(Stored items)

________________________

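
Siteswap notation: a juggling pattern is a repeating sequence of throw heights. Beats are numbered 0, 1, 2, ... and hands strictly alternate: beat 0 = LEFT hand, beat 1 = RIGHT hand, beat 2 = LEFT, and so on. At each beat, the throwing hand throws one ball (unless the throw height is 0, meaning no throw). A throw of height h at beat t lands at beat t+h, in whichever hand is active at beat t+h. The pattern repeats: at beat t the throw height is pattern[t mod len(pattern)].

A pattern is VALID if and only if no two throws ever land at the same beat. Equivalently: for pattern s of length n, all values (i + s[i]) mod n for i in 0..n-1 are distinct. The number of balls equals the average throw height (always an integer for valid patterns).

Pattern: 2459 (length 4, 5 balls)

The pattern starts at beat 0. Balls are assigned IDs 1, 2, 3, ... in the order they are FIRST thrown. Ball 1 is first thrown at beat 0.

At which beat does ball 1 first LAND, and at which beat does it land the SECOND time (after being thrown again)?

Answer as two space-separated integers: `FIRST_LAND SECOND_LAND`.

Answer: 2 7

Derivation:
Beat 0 (L): throw ball1 h=2 -> lands@2:L; in-air after throw: [b1@2:L]
Beat 1 (R): throw ball2 h=4 -> lands@5:R; in-air after throw: [b1@2:L b2@5:R]
Beat 2 (L): throw ball1 h=5 -> lands@7:R; in-air after throw: [b2@5:R b1@7:R]
Beat 3 (R): throw ball3 h=9 -> lands@12:L; in-air after throw: [b2@5:R b1@7:R b3@12:L]
Beat 4 (L): throw ball4 h=2 -> lands@6:L; in-air after throw: [b2@5:R b4@6:L b1@7:R b3@12:L]
Beat 5 (R): throw ball2 h=4 -> lands@9:R; in-air after throw: [b4@6:L b1@7:R b2@9:R b3@12:L]
Beat 6 (L): throw ball4 h=5 -> lands@11:R; in-air after throw: [b1@7:R b2@9:R b4@11:R b3@12:L]
Beat 7 (R): throw ball1 h=9 -> lands@16:L; in-air after throw: [b2@9:R b4@11:R b3@12:L b1@16:L]
Ball 1: thrown@0 h=2 -> first land @2; rethrown@2 h=5 -> second land @7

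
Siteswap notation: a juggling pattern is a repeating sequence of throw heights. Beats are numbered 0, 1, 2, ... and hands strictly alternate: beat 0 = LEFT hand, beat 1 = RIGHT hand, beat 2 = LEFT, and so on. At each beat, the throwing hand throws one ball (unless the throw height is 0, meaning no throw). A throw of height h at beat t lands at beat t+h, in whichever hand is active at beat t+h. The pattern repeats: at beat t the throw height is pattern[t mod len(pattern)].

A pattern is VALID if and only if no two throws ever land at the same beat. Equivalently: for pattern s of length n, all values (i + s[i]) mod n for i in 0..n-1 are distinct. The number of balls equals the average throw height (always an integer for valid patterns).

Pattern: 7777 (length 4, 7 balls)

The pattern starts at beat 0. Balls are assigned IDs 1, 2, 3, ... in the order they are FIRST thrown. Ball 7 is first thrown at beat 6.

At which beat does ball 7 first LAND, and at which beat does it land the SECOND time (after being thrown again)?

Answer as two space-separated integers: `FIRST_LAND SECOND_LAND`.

Beat 0 (L): throw ball1 h=7 -> lands@7:R; in-air after throw: [b1@7:R]
Beat 1 (R): throw ball2 h=7 -> lands@8:L; in-air after throw: [b1@7:R b2@8:L]
Beat 2 (L): throw ball3 h=7 -> lands@9:R; in-air after throw: [b1@7:R b2@8:L b3@9:R]
Beat 3 (R): throw ball4 h=7 -> lands@10:L; in-air after throw: [b1@7:R b2@8:L b3@9:R b4@10:L]
Beat 4 (L): throw ball5 h=7 -> lands@11:R; in-air after throw: [b1@7:R b2@8:L b3@9:R b4@10:L b5@11:R]
Beat 5 (R): throw ball6 h=7 -> lands@12:L; in-air after throw: [b1@7:R b2@8:L b3@9:R b4@10:L b5@11:R b6@12:L]
Beat 6 (L): throw ball7 h=7 -> lands@13:R; in-air after throw: [b1@7:R b2@8:L b3@9:R b4@10:L b5@11:R b6@12:L b7@13:R]
Beat 7 (R): throw ball1 h=7 -> lands@14:L; in-air after throw: [b2@8:L b3@9:R b4@10:L b5@11:R b6@12:L b7@13:R b1@14:L]
Beat 8 (L): throw ball2 h=7 -> lands@15:R; in-air after throw: [b3@9:R b4@10:L b5@11:R b6@12:L b7@13:R b1@14:L b2@15:R]
Beat 9 (R): throw ball3 h=7 -> lands@16:L; in-air after throw: [b4@10:L b5@11:R b6@12:L b7@13:R b1@14:L b2@15:R b3@16:L]
Beat 10 (L): throw ball4 h=7 -> lands@17:R; in-air after throw: [b5@11:R b6@12:L b7@13:R b1@14:L b2@15:R b3@16:L b4@17:R]
Beat 11 (R): throw ball5 h=7 -> lands@18:L; in-air after throw: [b6@12:L b7@13:R b1@14:L b2@15:R b3@16:L b4@17:R b5@18:L]
Beat 12 (L): throw ball6 h=7 -> lands@19:R; in-air after throw: [b7@13:R b1@14:L b2@15:R b3@16:L b4@17:R b5@18:L b6@19:R]
Beat 13 (R): throw ball7 h=7 -> lands@20:L; in-air after throw: [b1@14:L b2@15:R b3@16:L b4@17:R b5@18:L b6@19:R b7@20:L]
Beat 14 (L): throw ball1 h=7 -> lands@21:R; in-air after throw: [b2@15:R b3@16:L b4@17:R b5@18:L b6@19:R b7@20:L b1@21:R]
Beat 15 (R): throw ball2 h=7 -> lands@22:L; in-air after throw: [b3@16:L b4@17:R b5@18:L b6@19:R b7@20:L b1@21:R b2@22:L]
Beat 16 (L): throw ball3 h=7 -> lands@23:R; in-air after throw: [b4@17:R b5@18:L b6@19:R b7@20:L b1@21:R b2@22:L b3@23:R]
Beat 17 (R): throw ball4 h=7 -> lands@24:L; in-air after throw: [b5@18:L b6@19:R b7@20:L b1@21:R b2@22:L b3@23:R b4@24:L]
Beat 18 (L): throw ball5 h=7 -> lands@25:R; in-air after throw: [b6@19:R b7@20:L b1@21:R b2@22:L b3@23:R b4@24:L b5@25:R]
Ball 7: thrown@6 h=7 -> first land @13; rethrown@13 h=7 -> second land @20

Answer: 13 20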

________________________

EXERCISE GOAL - The response must consist solely of the lines from the top of the records through the line holding "Pattern: 2459 (length 4, 5 balls)", copied word for word.

ANSWER TO THIS TASK -
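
Siteswap notation: a juggling pattern is a repeating sequence of throw heights. Beats are numbered 0, 1, 2, ... and hands strictly alternate: beat 0 = LEFT hand, beat 1 = RIGHT hand, beat 2 = LEFT, and so on. At each beat, the throwing hand throws one ball (unless the throw height is 0, meaning no throw). A throw of height h at beat t lands at beat t+h, in whichever hand is active at beat t+h. The pattern repeats: at beat t the throw height is pattern[t mod len(pattern)].

A pattern is VALID if and only if no two throws ever land at the same beat. Equivalently: for pattern s of length n, all values (i + s[i]) mod n for i in 0..n-1 are distinct. The number of balls equals the average throw height (always an integer for valid patterns).

Pattern: 2459 (length 4, 5 balls)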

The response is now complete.